Saved data entries:
◆ ◆ ◆ ◆

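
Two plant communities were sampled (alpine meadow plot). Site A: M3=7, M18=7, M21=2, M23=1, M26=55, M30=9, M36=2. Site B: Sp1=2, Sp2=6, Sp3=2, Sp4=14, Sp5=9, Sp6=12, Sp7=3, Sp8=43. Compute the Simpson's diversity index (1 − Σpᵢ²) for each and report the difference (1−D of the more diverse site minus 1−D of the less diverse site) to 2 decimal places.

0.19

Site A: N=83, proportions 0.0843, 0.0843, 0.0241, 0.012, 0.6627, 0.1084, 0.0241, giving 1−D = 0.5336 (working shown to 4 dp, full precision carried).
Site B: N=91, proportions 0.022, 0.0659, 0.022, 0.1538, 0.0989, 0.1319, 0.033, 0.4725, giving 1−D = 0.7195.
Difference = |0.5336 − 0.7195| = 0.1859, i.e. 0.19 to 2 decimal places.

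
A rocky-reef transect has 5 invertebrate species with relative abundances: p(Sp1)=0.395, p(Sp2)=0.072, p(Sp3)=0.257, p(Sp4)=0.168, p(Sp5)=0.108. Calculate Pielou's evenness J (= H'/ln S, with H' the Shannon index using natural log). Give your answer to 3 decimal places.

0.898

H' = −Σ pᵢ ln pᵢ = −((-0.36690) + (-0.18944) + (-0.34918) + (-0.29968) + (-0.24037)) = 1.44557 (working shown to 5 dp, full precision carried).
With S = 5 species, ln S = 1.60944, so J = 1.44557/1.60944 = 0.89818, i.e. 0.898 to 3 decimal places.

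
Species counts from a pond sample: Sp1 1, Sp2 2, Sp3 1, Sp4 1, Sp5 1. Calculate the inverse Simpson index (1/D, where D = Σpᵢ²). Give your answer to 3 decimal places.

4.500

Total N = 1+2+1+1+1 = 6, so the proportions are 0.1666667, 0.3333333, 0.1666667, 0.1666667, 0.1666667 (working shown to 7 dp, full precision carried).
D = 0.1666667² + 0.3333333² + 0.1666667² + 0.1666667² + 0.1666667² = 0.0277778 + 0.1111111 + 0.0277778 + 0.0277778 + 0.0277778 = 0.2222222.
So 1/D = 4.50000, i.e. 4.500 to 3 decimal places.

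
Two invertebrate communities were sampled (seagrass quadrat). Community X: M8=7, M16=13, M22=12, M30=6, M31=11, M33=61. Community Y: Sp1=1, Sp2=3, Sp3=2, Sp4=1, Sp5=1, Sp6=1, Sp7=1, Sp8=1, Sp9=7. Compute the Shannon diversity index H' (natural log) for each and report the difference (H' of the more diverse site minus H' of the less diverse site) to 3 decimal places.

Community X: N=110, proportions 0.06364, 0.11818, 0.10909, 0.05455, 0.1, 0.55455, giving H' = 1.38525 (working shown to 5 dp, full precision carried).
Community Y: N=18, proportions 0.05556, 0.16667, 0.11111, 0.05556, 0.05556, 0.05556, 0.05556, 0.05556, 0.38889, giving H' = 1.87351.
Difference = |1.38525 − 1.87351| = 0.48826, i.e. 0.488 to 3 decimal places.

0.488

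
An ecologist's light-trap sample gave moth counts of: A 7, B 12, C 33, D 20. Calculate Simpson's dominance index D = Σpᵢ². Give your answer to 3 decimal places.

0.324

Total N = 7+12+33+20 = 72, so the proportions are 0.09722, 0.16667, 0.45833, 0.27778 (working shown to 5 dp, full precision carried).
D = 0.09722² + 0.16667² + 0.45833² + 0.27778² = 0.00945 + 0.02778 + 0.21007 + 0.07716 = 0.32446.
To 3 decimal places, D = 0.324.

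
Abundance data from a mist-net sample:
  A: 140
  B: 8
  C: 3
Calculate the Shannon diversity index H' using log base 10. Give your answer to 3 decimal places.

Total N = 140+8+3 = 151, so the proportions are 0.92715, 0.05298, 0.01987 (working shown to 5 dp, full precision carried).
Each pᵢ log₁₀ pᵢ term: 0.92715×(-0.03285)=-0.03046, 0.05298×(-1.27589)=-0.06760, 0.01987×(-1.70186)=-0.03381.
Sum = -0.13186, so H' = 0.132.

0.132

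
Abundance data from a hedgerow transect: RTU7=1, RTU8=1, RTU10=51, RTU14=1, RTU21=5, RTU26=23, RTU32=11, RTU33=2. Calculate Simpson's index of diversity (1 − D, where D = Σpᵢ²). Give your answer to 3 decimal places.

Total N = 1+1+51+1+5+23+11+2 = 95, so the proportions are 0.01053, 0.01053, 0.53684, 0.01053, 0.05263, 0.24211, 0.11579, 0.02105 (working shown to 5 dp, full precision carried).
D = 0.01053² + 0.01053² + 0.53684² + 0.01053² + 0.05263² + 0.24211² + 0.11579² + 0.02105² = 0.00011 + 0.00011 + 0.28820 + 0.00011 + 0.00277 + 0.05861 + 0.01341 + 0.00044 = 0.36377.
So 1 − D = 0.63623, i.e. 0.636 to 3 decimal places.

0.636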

◆ ◆ ◆ ◆

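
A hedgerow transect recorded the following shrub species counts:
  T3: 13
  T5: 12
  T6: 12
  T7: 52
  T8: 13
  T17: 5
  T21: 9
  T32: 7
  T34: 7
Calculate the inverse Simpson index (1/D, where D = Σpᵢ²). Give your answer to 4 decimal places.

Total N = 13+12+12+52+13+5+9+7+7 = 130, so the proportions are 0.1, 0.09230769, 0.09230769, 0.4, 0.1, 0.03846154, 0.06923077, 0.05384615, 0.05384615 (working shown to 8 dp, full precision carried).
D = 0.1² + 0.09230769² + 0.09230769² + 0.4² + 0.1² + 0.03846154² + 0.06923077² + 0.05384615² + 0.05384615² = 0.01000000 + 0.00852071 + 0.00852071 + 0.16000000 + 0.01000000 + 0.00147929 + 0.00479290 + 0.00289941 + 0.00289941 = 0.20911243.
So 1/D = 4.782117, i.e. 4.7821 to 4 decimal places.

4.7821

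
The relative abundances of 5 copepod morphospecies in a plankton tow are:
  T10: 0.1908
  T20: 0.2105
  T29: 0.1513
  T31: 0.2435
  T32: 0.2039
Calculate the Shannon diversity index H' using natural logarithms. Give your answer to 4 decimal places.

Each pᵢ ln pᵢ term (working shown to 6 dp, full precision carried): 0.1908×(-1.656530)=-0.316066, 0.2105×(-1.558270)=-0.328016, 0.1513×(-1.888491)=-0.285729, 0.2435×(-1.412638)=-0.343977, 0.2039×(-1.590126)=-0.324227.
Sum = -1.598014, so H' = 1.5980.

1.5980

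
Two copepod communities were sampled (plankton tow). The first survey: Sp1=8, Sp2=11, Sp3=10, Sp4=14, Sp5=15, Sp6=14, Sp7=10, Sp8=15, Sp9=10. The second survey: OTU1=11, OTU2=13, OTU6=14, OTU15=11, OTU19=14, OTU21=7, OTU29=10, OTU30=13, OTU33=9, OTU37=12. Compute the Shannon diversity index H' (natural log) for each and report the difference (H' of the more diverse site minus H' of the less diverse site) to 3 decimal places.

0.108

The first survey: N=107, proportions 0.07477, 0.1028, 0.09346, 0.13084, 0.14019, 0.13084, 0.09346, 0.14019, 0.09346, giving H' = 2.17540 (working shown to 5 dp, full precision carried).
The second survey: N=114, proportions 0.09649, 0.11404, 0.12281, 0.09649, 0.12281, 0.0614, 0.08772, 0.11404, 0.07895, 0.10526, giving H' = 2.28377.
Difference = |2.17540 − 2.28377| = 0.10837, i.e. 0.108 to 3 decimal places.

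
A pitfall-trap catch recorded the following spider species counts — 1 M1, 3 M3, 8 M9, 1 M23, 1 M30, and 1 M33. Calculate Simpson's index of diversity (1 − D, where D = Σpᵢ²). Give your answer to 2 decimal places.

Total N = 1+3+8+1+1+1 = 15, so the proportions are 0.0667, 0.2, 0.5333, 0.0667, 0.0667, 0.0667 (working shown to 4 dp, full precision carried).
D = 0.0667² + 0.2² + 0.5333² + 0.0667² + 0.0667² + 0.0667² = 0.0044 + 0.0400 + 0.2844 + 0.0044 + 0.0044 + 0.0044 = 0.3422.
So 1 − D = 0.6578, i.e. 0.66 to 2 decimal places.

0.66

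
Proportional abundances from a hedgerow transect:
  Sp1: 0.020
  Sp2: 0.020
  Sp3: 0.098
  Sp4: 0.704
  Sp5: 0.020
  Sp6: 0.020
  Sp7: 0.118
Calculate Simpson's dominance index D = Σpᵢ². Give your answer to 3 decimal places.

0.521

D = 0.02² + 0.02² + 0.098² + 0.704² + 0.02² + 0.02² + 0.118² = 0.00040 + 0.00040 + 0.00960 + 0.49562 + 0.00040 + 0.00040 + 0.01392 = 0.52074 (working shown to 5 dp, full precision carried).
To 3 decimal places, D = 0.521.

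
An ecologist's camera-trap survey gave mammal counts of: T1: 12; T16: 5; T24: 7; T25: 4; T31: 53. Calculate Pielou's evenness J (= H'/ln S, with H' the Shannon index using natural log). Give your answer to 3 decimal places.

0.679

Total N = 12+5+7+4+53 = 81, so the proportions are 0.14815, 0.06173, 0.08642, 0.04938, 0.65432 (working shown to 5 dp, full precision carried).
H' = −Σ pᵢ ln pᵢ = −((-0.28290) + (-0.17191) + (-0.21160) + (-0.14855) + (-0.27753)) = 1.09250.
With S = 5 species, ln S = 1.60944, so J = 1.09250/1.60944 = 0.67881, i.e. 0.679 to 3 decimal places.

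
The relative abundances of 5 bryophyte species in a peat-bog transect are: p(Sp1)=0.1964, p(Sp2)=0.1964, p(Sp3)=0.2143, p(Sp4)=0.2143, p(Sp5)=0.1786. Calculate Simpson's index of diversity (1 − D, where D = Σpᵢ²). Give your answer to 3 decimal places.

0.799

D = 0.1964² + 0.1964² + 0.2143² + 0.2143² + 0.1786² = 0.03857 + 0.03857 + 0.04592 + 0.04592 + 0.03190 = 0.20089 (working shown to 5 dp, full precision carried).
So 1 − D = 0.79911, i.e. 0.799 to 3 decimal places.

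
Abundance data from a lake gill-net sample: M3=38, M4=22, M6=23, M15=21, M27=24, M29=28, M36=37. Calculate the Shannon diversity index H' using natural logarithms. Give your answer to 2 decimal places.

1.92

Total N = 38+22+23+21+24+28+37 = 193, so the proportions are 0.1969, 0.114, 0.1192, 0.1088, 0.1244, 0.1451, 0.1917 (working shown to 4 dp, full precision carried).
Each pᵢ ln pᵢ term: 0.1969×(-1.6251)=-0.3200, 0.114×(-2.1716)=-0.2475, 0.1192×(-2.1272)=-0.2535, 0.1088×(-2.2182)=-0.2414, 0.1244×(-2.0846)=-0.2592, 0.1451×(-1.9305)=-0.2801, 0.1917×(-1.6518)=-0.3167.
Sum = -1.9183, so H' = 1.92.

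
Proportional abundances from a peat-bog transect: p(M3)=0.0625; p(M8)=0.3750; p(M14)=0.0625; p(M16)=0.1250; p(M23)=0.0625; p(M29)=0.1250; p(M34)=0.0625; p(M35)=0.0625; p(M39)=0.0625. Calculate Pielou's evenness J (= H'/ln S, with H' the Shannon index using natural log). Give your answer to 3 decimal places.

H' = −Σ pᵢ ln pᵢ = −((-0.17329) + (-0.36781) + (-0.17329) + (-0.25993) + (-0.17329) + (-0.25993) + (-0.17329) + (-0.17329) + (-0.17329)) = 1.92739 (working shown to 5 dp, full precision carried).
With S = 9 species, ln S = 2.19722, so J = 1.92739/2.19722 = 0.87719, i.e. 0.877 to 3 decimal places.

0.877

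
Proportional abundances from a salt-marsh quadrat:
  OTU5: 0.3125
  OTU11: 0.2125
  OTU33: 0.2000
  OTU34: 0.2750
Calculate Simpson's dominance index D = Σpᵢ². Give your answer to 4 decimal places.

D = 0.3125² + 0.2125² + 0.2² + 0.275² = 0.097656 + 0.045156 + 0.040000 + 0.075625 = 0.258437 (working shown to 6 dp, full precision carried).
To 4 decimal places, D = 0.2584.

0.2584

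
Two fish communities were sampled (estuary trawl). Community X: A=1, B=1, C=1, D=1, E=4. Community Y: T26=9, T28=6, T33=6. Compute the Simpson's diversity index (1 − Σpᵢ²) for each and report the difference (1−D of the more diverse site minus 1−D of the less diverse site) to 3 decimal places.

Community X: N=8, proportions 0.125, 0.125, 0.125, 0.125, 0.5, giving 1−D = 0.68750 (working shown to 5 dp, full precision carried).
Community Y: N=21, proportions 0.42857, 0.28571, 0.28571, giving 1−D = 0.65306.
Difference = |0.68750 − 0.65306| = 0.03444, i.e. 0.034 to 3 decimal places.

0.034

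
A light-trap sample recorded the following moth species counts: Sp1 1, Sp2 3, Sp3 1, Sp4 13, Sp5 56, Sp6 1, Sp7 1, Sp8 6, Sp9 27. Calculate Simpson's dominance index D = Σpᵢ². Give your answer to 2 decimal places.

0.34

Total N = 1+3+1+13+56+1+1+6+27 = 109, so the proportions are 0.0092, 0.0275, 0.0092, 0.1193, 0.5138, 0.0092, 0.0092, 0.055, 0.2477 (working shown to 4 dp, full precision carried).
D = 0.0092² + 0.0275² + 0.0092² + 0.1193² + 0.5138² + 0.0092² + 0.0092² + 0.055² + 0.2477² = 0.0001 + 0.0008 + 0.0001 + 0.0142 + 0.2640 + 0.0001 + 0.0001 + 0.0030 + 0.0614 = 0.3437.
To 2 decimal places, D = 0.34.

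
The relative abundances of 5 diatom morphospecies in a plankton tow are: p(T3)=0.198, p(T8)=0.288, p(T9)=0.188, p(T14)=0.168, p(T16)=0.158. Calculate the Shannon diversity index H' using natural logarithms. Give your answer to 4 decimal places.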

◆ ◆ ◆ ◆

Exercise directions – Look through the entries and return every line where "morphospecies" appears.

Solved problem –
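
The relative abundances of 5 copepod morphospecies in a plankton tow are:
The relative abundances of 5 diatom morphospecies in a plankton tow are: p(T3)=0.198, p(T8)=0.288, p(T9)=0.188, p(T14)=0.168, p(T16)=0.158. Calculate the Shannon diversity index H' using natural logarithms. Give your answer to 4 decimal places.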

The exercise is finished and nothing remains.